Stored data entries

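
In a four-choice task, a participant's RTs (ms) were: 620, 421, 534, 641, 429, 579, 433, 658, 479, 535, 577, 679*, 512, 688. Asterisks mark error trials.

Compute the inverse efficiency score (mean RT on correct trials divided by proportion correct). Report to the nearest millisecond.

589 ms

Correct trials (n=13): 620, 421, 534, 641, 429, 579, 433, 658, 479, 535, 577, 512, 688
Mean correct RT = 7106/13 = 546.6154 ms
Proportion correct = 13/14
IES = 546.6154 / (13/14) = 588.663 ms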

==

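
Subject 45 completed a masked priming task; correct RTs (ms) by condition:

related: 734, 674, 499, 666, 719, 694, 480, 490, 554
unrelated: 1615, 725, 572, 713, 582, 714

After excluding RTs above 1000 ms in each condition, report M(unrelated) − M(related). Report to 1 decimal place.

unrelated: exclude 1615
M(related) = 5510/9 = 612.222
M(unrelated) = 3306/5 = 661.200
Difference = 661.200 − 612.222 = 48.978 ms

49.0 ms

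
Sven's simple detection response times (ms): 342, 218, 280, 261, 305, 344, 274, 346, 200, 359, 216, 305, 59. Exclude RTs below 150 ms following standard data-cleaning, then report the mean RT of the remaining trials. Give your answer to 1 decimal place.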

Problem to work on: Collect from the data above every line that includes "task".

Completed exercise:
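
In a four-choice task, a participant's RTs (ms) were: 620, 421, 534, 641, 429, 579, 433, 658, 479, 535, 577, 679*, 512, 688. Asterisks mark error trials.
Subject 45 completed a masked priming task; correct RTs (ms) by condition: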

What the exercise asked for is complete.